Saved entries:
################
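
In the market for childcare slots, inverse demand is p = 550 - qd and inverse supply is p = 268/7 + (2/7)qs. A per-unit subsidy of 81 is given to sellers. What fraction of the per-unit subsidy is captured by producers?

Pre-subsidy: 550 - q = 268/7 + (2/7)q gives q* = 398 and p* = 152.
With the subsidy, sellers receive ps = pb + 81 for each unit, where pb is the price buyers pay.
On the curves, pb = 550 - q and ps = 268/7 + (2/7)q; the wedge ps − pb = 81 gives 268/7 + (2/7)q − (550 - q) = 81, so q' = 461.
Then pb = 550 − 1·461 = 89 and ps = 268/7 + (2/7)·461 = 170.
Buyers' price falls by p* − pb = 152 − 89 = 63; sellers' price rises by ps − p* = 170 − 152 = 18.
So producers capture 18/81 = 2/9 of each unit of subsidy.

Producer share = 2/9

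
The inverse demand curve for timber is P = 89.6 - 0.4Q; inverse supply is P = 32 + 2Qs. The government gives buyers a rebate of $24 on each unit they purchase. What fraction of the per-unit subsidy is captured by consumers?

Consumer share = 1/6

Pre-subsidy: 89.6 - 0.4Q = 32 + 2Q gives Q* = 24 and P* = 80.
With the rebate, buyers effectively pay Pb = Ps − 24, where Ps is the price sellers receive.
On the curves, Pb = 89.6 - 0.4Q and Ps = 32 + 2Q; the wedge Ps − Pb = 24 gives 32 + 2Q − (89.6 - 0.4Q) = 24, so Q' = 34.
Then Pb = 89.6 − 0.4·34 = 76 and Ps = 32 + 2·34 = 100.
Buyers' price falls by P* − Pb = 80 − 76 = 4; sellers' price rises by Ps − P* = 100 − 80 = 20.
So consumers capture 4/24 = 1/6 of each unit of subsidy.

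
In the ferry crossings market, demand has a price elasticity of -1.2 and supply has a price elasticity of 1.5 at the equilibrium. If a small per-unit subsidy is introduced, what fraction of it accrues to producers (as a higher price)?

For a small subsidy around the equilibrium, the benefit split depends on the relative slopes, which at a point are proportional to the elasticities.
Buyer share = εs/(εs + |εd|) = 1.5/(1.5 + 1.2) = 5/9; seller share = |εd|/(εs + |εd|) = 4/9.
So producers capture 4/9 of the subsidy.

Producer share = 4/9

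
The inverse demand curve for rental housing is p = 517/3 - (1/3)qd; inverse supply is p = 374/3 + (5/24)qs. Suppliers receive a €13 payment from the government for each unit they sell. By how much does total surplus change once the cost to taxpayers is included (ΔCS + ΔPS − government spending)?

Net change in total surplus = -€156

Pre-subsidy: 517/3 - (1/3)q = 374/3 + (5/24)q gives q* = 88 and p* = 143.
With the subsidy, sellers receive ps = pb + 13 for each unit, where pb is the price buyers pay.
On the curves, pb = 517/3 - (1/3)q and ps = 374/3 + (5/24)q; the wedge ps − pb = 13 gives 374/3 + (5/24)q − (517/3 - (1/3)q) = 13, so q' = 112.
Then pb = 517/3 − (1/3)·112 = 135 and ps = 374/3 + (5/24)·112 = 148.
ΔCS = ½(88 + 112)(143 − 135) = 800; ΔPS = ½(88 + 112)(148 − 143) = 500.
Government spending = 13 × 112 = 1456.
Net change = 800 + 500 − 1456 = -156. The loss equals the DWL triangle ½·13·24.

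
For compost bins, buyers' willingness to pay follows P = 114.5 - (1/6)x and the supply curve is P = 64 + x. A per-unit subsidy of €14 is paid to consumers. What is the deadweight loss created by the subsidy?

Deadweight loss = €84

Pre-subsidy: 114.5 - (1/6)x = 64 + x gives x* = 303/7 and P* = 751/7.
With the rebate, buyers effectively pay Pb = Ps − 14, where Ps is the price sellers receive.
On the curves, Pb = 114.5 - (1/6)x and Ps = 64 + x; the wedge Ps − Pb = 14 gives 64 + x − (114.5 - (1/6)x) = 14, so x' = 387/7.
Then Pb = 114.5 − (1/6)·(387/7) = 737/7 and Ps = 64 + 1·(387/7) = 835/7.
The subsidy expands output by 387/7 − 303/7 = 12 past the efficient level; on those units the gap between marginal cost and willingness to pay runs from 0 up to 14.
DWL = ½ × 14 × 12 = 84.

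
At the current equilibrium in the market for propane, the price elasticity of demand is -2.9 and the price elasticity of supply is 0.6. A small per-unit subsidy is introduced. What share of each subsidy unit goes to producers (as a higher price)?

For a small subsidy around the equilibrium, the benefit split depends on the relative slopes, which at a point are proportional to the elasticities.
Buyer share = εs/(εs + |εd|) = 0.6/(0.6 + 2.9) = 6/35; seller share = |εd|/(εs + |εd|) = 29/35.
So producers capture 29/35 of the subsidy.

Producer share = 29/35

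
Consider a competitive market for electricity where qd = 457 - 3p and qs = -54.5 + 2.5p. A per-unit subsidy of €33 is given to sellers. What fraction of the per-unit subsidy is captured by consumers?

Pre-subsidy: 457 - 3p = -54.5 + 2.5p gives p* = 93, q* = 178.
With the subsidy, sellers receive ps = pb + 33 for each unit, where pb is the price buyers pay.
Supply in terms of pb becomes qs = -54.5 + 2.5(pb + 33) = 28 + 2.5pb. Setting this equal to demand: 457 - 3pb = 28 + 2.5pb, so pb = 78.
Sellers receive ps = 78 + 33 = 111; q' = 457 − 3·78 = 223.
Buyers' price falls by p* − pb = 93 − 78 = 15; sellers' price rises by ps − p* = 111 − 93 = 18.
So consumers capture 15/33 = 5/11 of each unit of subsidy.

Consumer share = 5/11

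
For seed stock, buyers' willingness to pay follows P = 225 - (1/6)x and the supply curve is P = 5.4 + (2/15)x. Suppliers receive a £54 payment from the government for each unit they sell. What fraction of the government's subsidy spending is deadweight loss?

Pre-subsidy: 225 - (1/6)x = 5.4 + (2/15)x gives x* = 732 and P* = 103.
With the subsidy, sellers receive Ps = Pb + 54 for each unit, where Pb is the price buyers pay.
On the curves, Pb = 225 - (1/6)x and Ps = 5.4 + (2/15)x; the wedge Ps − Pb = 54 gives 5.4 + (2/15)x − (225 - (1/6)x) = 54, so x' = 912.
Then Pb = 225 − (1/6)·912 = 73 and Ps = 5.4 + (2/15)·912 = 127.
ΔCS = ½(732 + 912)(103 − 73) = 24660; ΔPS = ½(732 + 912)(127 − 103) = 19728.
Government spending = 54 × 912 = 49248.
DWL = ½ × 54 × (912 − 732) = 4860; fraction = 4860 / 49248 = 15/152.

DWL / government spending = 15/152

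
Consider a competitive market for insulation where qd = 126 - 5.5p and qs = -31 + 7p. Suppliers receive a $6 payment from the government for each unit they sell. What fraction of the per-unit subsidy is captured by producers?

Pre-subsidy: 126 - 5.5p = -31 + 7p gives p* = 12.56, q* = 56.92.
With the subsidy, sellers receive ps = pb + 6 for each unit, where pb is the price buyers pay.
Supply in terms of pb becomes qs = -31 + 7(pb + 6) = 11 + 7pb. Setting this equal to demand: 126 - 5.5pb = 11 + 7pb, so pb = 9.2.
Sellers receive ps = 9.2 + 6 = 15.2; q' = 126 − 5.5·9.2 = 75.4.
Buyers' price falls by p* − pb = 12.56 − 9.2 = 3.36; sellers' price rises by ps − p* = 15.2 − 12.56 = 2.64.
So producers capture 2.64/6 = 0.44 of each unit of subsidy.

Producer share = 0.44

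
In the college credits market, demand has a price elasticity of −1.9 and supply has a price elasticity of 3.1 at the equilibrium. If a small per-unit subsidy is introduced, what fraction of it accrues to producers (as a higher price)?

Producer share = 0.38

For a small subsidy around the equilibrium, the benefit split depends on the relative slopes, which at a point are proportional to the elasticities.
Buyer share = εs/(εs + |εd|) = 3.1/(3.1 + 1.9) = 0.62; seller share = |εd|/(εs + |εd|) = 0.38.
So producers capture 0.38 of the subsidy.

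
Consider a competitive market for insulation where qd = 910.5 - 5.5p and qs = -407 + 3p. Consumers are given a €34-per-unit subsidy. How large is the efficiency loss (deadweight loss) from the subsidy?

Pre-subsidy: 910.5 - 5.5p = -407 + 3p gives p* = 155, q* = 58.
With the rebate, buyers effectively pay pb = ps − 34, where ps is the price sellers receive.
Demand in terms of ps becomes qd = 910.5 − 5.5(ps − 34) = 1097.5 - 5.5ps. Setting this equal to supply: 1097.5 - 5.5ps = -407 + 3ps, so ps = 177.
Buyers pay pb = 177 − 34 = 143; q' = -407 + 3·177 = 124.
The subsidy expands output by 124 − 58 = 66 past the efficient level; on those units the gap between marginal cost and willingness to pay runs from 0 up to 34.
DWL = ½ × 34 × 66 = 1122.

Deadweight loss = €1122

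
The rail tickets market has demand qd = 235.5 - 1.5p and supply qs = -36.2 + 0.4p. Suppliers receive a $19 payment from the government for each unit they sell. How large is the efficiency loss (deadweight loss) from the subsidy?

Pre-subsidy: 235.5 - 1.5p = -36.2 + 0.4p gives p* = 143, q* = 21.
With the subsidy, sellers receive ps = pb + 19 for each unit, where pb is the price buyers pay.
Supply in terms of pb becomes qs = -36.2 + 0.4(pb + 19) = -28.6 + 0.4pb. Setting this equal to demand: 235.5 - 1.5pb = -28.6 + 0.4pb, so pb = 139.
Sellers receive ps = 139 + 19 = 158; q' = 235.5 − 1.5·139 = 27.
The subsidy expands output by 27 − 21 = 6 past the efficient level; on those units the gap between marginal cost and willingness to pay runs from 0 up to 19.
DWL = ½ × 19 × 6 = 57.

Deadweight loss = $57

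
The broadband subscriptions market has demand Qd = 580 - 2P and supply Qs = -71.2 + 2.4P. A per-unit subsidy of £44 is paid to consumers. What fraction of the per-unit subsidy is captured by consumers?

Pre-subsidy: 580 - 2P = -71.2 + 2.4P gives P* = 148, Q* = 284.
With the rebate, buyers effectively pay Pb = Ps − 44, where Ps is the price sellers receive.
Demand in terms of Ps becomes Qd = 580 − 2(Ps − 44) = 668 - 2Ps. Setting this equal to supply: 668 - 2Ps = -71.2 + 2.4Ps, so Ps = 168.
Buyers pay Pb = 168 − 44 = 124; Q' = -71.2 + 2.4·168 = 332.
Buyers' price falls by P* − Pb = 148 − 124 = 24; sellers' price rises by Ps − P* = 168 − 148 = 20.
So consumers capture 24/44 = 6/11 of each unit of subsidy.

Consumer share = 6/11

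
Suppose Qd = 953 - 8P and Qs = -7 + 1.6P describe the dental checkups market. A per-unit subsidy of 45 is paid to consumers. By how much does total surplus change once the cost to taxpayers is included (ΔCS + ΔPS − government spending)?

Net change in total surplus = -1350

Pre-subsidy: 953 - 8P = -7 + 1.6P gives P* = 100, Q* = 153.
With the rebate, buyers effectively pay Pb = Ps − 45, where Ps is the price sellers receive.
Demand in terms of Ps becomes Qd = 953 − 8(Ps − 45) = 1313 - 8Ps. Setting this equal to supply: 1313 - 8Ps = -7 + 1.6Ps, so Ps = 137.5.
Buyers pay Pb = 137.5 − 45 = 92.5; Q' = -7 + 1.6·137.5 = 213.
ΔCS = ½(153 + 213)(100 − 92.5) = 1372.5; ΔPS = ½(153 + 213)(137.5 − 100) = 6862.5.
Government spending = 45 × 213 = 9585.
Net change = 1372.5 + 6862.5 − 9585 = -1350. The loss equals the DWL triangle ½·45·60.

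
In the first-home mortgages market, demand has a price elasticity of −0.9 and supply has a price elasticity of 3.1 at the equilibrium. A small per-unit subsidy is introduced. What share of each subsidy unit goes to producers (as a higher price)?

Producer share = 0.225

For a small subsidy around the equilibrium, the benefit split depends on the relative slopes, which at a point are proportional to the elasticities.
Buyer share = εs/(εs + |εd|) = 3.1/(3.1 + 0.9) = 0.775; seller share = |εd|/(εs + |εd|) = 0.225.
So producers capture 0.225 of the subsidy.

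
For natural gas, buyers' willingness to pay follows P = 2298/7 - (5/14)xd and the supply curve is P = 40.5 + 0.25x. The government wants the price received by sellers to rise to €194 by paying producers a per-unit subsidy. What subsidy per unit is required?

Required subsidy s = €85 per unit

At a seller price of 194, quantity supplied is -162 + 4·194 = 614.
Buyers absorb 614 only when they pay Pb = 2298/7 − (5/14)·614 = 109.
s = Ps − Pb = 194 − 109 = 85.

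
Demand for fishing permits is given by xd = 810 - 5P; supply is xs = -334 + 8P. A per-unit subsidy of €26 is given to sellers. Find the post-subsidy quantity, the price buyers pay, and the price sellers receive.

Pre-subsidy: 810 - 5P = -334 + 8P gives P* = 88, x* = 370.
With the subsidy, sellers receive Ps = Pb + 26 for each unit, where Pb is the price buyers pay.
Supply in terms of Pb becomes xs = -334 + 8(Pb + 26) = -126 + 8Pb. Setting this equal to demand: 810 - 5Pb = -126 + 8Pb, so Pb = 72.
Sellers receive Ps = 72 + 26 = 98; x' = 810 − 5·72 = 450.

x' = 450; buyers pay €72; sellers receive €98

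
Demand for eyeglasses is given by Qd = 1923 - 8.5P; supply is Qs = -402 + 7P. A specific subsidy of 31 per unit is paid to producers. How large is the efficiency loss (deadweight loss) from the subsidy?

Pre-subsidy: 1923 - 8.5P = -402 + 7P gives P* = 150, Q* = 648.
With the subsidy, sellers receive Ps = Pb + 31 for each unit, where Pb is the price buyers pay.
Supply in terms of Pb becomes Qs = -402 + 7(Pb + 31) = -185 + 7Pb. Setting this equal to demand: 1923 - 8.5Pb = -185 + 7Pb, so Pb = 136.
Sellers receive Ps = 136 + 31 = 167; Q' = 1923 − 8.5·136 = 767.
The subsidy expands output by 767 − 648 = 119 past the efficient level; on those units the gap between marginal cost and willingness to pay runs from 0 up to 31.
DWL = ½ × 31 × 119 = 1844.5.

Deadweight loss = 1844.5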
################
Task prompt
What you copy out must be exactly the lines from the line containing "Demand for eyeglasses" through the end of the records.

Exercise response
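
Demand for eyeglasses is given by Qd = 1923 - 8.5P; supply is Qs = -402 + 7P. A specific subsidy of 31 per unit is paid to producers. How large is the efficiency loss (deadweight loss) from the subsidy?

Pre-subsidy: 1923 - 8.5P = -402 + 7P gives P* = 150, Q* = 648.
With the subsidy, sellers receive Ps = Pb + 31 for each unit, where Pb is the price buyers pay.
Supply in terms of Pb becomes Qs = -402 + 7(Pb + 31) = -185 + 7Pb. Setting this equal to demand: 1923 - 8.5Pb = -185 + 7Pb, so Pb = 136.
Sellers receive Ps = 136 + 31 = 167; Q' = 1923 − 8.5·136 = 767.
The subsidy expands output by 767 − 648 = 119 past the efficient level; on those units the gap between marginal cost and willingness to pay runs from 0 up to 31.
DWL = ½ × 31 × 119 = 1844.5.

Deadweight loss = 1844.5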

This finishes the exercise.